> **Task details**
Reproduce the whole listing exactly.

> **The data**
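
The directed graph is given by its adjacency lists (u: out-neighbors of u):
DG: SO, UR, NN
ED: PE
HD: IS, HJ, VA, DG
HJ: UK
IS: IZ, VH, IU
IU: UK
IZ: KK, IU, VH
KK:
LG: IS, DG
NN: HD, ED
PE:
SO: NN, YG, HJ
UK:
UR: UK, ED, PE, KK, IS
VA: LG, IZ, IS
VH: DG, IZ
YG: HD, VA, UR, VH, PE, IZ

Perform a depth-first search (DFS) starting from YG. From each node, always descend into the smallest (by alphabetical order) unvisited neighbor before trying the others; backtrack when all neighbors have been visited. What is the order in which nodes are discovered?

YG, HD, DG, NN, ED, PE, SO, HJ, UK, UR, IS, IU, IZ, KK, VH, VA, LG

Visit YG
YG → HD
HD → DG
DG → NN
NN → ED
ED → PE
DG → SO
SO → HJ
HJ → UK
DG → UR
UR → IS
IS → IU
IS → IZ
IZ → KK
IZ → VH
HD → VA
VA → LG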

> **Solution to this task**
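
The directed graph is given by its adjacency lists (u: out-neighbors of u):
DG: SO, UR, NN
ED: PE
HD: IS, HJ, VA, DG
HJ: UK
IS: IZ, VH, IU
IU: UK
IZ: KK, IU, VH
KK:
LG: IS, DG
NN: HD, ED
PE:
SO: NN, YG, HJ
UK:
UR: UK, ED, PE, KK, IS
VA: LG, IZ, IS
VH: DG, IZ
YG: HD, VA, UR, VH, PE, IZ

Perform a depth-first search (DFS) starting from YG. From each node, always descend into the smallest (by alphabetical order) unvisited neighbor before trying the others; backtrack when all neighbors have been visited. What is the order in which nodes are discovered?

YG, HD, DG, NN, ED, PE, SO, HJ, UK, UR, IS, IU, IZ, KK, VH, VA, LG

Visit YG
YG → HD
HD → DG
DG → NN
NN → ED
ED → PE
DG → SO
SO → HJ
HJ → UK
DG → UR
UR → IS
IS → IU
IS → IZ
IZ → KK
IZ → VH
HD → VA
VA → LG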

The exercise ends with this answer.